● **TASK TO COMPLETE**:
Beneath this instruction is a block of data; output from it exactly the lines that run from the one containing "The Michaelis constant of" through the one containing "For a purified hydrolase (Km", inclusive.

Segment Start: DATASET RECORDS

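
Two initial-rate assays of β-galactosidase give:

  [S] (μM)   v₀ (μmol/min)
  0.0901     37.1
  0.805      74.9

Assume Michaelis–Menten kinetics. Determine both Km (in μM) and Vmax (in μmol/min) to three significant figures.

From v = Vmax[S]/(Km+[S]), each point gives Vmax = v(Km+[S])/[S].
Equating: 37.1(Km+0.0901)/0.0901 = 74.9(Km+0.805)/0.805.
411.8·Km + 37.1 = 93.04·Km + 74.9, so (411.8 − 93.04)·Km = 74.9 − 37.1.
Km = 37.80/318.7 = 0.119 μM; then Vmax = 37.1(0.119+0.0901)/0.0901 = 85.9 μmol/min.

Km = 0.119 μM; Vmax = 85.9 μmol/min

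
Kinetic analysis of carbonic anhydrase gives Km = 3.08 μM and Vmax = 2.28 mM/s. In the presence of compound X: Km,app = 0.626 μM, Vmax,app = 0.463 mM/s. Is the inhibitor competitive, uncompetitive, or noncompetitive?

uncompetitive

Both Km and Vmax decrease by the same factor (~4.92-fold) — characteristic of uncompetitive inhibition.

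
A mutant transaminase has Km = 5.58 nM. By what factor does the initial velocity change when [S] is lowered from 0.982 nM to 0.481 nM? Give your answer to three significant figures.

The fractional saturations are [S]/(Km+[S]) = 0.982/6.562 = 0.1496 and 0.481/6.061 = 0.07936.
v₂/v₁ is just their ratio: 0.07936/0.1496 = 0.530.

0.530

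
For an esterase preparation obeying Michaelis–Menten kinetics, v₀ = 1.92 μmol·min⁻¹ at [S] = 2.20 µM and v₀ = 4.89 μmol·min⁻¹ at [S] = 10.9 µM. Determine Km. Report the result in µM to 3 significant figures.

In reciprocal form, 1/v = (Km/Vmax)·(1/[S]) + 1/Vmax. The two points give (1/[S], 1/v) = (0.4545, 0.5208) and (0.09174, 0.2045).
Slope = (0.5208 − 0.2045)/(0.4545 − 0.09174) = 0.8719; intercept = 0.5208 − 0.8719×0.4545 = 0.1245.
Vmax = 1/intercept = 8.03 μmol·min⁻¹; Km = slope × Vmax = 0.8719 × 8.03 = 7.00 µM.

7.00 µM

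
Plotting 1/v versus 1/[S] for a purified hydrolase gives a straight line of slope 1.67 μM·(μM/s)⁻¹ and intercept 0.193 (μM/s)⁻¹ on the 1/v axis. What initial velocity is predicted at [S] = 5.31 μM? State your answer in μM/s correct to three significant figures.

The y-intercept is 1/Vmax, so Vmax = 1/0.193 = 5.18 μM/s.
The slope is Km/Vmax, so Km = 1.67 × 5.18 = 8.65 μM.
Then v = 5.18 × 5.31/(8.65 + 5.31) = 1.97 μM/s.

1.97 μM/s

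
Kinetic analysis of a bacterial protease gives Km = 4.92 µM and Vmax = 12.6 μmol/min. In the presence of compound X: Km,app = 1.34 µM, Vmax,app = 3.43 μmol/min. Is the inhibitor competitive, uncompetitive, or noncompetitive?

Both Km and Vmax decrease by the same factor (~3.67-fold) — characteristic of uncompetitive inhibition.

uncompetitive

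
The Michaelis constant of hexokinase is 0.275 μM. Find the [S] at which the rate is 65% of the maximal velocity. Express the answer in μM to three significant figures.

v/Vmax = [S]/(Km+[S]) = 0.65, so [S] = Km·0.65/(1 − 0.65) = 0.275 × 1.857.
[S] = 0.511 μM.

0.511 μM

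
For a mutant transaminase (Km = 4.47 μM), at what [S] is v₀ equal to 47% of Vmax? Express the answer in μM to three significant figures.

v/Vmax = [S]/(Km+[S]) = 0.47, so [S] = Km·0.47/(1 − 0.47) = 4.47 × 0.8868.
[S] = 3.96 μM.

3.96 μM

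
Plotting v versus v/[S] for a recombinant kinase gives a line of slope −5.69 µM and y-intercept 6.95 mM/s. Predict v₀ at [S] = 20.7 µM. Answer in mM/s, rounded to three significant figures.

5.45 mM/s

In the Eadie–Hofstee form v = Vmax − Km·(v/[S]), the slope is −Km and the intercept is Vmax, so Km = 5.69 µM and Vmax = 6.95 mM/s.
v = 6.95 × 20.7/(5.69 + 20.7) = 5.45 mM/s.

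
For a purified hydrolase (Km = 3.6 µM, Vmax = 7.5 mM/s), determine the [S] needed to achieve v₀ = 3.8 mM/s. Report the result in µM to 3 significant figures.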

Segment End: DATASET RECORDS
Segment Start: DATASET RECORDS

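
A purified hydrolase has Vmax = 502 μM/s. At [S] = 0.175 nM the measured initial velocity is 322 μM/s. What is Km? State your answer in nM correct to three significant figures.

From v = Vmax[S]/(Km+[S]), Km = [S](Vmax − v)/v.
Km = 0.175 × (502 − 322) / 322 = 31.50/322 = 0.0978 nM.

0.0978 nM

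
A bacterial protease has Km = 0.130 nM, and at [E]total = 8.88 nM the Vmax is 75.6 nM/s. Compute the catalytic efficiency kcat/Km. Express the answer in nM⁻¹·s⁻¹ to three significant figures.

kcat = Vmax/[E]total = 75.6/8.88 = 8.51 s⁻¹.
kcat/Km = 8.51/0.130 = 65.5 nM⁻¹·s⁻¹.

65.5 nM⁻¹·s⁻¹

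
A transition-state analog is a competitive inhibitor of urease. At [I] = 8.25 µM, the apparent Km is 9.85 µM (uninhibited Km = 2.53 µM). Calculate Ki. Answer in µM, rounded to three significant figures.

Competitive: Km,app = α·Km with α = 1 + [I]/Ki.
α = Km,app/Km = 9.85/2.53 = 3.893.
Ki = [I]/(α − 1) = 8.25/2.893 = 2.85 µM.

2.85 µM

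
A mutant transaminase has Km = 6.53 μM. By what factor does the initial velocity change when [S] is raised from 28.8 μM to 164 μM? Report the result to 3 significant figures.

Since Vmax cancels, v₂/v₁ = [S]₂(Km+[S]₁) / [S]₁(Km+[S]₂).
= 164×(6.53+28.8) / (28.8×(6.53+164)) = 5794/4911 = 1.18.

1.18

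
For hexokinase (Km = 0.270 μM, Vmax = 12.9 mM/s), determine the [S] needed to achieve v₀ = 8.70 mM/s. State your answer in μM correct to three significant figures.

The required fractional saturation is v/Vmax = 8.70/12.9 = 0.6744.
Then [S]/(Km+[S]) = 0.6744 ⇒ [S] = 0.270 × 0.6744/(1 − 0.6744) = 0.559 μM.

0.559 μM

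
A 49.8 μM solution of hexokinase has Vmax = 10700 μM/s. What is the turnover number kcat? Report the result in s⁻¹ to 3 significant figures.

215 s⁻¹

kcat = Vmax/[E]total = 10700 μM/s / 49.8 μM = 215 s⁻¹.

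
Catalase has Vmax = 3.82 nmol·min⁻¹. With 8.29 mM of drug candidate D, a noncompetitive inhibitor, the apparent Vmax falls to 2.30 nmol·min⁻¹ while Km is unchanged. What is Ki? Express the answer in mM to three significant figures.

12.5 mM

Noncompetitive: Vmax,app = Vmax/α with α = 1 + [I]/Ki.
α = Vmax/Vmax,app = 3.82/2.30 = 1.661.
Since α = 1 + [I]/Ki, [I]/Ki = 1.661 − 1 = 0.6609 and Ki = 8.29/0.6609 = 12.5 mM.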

Segment End: DATASET RECORDS
Segment Start: DATASET RECORDS

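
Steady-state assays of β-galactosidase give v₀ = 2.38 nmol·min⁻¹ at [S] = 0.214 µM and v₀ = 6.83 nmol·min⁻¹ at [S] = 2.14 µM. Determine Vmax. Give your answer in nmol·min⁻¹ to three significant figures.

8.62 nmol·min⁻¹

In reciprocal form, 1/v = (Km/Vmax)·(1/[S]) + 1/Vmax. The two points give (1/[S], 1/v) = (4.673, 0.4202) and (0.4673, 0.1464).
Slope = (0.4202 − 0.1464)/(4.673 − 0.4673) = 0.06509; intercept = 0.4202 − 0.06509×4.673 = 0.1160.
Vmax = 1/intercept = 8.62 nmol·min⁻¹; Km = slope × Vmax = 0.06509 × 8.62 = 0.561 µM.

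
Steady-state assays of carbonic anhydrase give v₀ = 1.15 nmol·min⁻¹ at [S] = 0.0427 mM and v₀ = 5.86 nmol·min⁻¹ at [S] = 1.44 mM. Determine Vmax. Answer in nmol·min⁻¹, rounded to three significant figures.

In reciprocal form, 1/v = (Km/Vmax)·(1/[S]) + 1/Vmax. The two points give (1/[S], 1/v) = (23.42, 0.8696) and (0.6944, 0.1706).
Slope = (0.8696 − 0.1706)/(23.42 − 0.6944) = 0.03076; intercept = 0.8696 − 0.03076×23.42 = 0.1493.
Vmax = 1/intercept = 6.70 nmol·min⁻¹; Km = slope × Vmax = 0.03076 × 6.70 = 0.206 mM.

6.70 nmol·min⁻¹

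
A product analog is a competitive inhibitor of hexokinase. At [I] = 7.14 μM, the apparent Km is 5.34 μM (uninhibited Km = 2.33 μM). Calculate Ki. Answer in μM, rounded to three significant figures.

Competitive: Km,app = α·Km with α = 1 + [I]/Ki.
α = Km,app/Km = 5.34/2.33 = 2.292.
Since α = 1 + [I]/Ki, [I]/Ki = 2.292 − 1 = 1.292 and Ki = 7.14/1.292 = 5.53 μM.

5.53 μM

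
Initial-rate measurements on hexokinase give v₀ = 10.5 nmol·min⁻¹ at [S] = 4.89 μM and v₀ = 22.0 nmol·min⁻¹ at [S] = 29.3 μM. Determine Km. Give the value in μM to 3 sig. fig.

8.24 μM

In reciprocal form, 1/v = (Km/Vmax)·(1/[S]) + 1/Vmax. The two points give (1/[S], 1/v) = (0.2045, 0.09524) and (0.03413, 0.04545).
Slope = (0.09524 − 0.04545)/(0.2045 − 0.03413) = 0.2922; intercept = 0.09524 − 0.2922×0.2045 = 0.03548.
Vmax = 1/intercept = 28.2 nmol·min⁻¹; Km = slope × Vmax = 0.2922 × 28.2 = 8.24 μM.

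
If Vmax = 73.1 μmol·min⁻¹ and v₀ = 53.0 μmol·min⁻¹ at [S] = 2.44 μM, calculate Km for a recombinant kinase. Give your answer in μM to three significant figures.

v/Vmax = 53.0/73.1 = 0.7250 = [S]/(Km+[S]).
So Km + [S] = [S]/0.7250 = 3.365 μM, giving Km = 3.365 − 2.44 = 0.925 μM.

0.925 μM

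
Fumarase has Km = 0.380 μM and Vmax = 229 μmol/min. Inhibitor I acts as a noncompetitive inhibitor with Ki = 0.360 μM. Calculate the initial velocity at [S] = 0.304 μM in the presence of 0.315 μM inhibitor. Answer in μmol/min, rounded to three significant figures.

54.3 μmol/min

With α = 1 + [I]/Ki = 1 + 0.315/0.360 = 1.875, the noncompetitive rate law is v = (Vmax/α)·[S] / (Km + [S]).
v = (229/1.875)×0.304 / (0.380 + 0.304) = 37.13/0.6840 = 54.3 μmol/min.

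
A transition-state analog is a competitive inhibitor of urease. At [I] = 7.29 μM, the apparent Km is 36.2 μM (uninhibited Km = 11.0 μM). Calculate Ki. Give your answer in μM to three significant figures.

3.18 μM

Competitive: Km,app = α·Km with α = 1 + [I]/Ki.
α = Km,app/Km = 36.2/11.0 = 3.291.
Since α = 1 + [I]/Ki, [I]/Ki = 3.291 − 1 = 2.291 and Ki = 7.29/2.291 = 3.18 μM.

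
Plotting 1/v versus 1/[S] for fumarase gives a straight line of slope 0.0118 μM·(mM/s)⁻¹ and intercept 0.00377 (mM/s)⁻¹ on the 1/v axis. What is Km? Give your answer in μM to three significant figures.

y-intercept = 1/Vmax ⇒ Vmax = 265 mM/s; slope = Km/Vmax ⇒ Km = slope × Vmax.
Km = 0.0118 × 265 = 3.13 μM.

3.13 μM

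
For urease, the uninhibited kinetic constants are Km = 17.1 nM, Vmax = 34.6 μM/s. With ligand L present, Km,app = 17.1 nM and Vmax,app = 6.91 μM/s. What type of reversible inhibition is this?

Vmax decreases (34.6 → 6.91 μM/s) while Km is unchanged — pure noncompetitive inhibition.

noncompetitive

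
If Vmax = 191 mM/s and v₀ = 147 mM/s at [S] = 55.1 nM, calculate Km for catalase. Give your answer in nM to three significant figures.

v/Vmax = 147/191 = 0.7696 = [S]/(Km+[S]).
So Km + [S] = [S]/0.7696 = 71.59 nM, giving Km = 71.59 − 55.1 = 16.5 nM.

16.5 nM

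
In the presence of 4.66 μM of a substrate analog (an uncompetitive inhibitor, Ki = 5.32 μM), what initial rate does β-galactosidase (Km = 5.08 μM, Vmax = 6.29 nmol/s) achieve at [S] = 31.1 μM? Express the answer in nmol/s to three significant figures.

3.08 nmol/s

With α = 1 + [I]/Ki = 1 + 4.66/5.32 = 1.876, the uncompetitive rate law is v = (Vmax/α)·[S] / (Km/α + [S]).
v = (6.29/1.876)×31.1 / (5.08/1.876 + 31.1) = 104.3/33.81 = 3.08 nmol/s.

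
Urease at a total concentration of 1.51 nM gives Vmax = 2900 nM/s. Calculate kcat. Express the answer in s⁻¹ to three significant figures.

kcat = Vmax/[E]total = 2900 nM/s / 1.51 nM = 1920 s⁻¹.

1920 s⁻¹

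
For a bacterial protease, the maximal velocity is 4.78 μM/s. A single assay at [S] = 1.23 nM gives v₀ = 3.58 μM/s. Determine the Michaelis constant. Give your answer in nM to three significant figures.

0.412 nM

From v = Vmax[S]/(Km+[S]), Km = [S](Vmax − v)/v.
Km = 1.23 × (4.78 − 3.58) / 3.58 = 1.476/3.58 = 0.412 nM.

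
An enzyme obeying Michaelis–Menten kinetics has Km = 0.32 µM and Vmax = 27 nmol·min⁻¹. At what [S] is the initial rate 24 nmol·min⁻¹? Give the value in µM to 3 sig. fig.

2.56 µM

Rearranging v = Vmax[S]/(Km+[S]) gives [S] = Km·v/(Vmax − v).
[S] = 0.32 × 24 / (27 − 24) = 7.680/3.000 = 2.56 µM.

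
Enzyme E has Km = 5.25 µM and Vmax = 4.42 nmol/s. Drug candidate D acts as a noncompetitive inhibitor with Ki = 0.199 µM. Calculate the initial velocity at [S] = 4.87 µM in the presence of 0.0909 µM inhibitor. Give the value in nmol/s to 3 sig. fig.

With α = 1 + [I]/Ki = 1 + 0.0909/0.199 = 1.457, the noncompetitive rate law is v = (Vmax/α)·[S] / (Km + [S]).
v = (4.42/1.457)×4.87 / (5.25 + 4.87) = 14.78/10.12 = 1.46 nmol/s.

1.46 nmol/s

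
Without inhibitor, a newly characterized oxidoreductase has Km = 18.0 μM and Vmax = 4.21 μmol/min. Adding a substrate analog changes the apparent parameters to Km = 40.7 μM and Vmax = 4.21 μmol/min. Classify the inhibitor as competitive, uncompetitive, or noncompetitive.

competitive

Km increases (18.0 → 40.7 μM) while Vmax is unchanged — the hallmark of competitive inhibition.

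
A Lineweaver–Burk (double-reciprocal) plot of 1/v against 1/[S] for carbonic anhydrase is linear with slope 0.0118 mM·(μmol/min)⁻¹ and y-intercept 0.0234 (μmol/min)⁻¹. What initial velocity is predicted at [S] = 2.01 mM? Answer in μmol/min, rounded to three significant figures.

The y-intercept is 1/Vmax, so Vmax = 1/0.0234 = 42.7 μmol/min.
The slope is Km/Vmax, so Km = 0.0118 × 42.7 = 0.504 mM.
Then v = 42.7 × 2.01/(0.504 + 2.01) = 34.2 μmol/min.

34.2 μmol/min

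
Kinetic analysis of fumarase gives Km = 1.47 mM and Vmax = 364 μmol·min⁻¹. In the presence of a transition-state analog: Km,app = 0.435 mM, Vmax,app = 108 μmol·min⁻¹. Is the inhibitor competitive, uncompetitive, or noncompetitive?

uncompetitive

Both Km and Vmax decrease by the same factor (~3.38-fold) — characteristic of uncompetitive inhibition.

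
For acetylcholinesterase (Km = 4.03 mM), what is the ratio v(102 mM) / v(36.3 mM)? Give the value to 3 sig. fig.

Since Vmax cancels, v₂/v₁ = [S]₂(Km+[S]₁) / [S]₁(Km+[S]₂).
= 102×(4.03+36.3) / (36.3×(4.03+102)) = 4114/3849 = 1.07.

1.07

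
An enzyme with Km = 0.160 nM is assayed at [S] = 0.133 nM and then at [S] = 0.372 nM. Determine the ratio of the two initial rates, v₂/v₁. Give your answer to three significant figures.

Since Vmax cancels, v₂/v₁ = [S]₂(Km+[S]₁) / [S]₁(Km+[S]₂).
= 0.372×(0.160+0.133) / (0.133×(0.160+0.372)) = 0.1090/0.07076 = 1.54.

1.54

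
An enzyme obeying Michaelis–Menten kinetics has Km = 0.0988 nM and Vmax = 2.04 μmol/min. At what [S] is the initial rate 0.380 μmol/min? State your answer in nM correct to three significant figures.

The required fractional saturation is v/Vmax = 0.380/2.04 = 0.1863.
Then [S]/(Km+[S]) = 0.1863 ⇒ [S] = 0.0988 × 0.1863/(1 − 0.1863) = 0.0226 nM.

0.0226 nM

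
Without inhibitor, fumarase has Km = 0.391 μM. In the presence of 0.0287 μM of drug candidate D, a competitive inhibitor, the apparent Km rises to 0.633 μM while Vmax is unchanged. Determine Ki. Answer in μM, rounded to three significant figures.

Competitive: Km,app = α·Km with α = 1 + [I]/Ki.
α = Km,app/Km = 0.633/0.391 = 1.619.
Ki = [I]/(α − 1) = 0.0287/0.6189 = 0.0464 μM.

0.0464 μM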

Segment End: DATASET RECORDS

● **RESPONSE TO THIS EXERCISE**:
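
The Michaelis constant of hexokinase is 0.275 μM. Find the [S] at which the rate is 65% of the maximal velocity. Express the answer in μM to three significant figures.

v/Vmax = [S]/(Km+[S]) = 0.65, so [S] = Km·0.65/(1 − 0.65) = 0.275 × 1.857.
[S] = 0.511 μM.

0.511 μM

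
For a mutant transaminase (Km = 4.47 μM), at what [S] is v₀ equal to 47% of Vmax? Express the answer in μM to three significant figures.

v/Vmax = [S]/(Km+[S]) = 0.47, so [S] = Km·0.47/(1 − 0.47) = 4.47 × 0.8868.
[S] = 3.96 μM.

3.96 μM

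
Plotting v versus v/[S] for a recombinant kinase gives a line of slope −5.69 µM and y-intercept 6.95 mM/s. Predict v₀ at [S] = 20.7 µM. Answer in mM/s, rounded to three significant figures.

5.45 mM/s

In the Eadie–Hofstee form v = Vmax − Km·(v/[S]), the slope is −Km and the intercept is Vmax, so Km = 5.69 µM and Vmax = 6.95 mM/s.
v = 6.95 × 20.7/(5.69 + 20.7) = 5.45 mM/s.

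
For a purified hydrolase (Km = 3.6 µM, Vmax = 7.5 mM/s), determine the [S] needed to achieve v₀ = 3.8 mM/s. Report the result in µM to 3 significant figures.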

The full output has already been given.